> **YOUR INSTRUCTIONS**: Exactly as given, write out all the entries again.

> **DATA PROVIDED**:
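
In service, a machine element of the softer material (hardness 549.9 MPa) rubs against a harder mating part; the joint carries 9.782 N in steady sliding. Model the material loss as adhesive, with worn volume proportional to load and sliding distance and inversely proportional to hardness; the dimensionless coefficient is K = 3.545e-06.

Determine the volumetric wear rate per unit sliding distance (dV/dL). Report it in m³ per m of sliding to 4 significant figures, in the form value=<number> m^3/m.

value=6.306e-14 m^3/m

The computation keeps full float precision — the intermediates appear rounded, and one last rounding, at four significant digits.
Hardness H = 549.9 MPa = 5.499e+08 Pa.
Working in SI base units: W = 9.782 N, H = 5.499e+08 Pa, K = 3.545e-06.
Rate of wear dV/dL = K·W/H, so: 3.545e-06 · 9.782 / 5.499e+08 = 6.306e-14 m³/m.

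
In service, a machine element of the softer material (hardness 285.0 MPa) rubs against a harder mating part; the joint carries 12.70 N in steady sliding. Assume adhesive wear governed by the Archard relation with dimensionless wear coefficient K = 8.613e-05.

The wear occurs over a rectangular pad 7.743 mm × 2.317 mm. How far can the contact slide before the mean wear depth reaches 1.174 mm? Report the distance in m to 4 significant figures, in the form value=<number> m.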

> **TASK RESULT**:
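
In service, a machine element of the softer material (hardness 549.9 MPa) rubs against a harder mating part; the joint carries 9.782 N in steady sliding. Model the material loss as adhesive, with worn volume proportional to load and sliding distance and inversely proportional to hardness; the dimensionless coefficient is K = 3.545e-06.

Determine the volumetric wear rate per unit sliding distance (dV/dL). Report it in m³ per m of sliding to 4 significant figures, in the form value=<number> m^3/m.

value=6.306e-14 m^3/m

The computation keeps full float precision — the intermediates appear rounded, and one last rounding, at four significant digits.
Hardness H = 549.9 MPa = 5.499e+08 Pa.
Working in SI base units: W = 9.782 N, H = 5.499e+08 Pa, K = 3.545e-06.
Rate of wear dV/dL = K·W/H, so: 3.545e-06 · 9.782 / 5.499e+08 = 6.306e-14 m³/m.

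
In service, a machine element of the softer material (hardness 285.0 MPa) rubs against a harder mating part; the joint carries 12.70 N in steady sliding. Assume adhesive wear governed by the Archard relation with dimensionless wear coefficient K = 8.613e-05.

The wear occurs over a rectangular pad 7.743 mm × 2.317 mm. How far can the contact slide before the mean wear depth reaches 1.174 mm? Report the distance in m to 4 significant figures, in the form value=<number> m.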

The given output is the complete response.